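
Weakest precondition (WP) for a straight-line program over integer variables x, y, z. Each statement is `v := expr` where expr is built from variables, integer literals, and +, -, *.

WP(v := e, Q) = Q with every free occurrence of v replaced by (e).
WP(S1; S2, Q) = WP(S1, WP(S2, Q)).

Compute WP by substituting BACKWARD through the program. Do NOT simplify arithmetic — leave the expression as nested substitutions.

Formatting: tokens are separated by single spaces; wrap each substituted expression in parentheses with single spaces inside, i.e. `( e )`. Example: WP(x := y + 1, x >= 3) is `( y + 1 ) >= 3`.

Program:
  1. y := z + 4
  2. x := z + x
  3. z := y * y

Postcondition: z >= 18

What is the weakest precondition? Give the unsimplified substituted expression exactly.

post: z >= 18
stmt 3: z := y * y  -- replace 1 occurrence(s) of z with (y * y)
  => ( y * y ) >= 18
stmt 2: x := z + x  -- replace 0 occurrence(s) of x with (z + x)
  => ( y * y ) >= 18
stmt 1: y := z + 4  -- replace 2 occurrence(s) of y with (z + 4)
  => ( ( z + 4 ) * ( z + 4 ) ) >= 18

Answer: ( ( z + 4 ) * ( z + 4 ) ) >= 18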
┄┄┄┄┄┄┄┄┄┄
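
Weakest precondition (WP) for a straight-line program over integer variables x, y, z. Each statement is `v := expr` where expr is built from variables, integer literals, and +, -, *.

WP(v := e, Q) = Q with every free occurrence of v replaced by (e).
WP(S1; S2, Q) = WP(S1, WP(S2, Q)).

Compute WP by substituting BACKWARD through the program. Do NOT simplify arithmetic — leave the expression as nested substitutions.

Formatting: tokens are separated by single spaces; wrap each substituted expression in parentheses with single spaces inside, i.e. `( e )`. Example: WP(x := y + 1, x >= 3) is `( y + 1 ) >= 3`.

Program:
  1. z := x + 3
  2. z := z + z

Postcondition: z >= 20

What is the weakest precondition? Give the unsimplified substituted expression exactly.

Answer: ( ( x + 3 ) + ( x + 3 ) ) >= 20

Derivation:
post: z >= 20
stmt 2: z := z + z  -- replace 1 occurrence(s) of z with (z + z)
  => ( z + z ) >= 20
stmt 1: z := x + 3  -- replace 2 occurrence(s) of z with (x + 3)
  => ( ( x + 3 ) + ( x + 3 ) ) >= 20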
┄┄┄┄┄┄┄┄┄┄
(TASK GOAL)
Gather each line in the data that holds the string "Postcondition".

(EXERCISE RESULT)
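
Postcondition: z >= 18
Postcondition: z >= 20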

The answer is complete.